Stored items
+===+
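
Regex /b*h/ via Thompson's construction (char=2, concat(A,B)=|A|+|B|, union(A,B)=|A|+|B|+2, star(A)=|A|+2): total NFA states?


Syntax tree has 2 char leaf(s), 0 union(s), 1 star(s)
chars contribute 2×2 = 4; each union adds +2; each star adds +2
Total: 4 + 0 + 2 = 6 states


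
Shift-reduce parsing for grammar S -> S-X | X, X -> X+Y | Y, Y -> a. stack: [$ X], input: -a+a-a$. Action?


lookahead ∉ {+} so X won't extend; reduce S -> X
Action: reduce (S -> X)


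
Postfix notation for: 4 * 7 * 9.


Left to right (same or higher precedence on left)
Postfix: 4 7 * 9 *


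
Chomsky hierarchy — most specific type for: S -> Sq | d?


Left-linear: every RHS is a terminal or one nonterminal followed by a terminal
Classification: Type 3 (Regular)


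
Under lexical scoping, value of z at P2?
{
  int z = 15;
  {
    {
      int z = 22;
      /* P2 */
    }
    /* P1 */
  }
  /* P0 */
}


z declared in the same block as P2
z = 22


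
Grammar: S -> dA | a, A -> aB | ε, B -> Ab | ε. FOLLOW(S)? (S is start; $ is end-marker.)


$ ∈ FOLLOW(S). For each A -> αBβ: add FIRST(β)\{ε} to FOLLOW(B); if β nullable, add FOLLOW(A).
FOLLOW(S) = {$}


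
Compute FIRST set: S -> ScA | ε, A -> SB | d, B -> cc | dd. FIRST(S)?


Per alternative of S: FIRST(ScA) = {c}; FIRST(ε) = {ε}
FIRST(S) = {c, ε}


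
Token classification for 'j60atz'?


Pattern: letter/underscore followed by alphanumerics, not a keyword
Type: IDENTIFIER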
+===+
**Problem to work on**
Each line from the one that contains "Under lexical scoping, value of z at P2?" to the end of the data should be set down exactly, both ends included.

**Exercise response**
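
Under lexical scoping, value of z at P2?
{
  int z = 15;
  {
    {
      int z = 22;
      /* P2 */
    }
    /* P1 */
  }
  /* P0 */
}


z declared in the same block as P2
z = 22


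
Grammar: S -> dA | a, A -> aB | ε, B -> Ab | ε. FOLLOW(S)? (S is start; $ is end-marker.)


$ ∈ FOLLOW(S). For each A -> αBβ: add FIRST(β)\{ε} to FOLLOW(B); if β nullable, add FOLLOW(A).
FOLLOW(S) = {$}


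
Compute FIRST set: S -> ScA | ε, A -> SB | d, B -> cc | dd. FIRST(S)?


Per alternative of S: FIRST(ScA) = {c}; FIRST(ε) = {ε}
FIRST(S) = {c, ε}


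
Token classification for 'j60atz'?


Pattern: letter/underscore followed by alphanumerics, not a keyword
Type: IDENTIFIER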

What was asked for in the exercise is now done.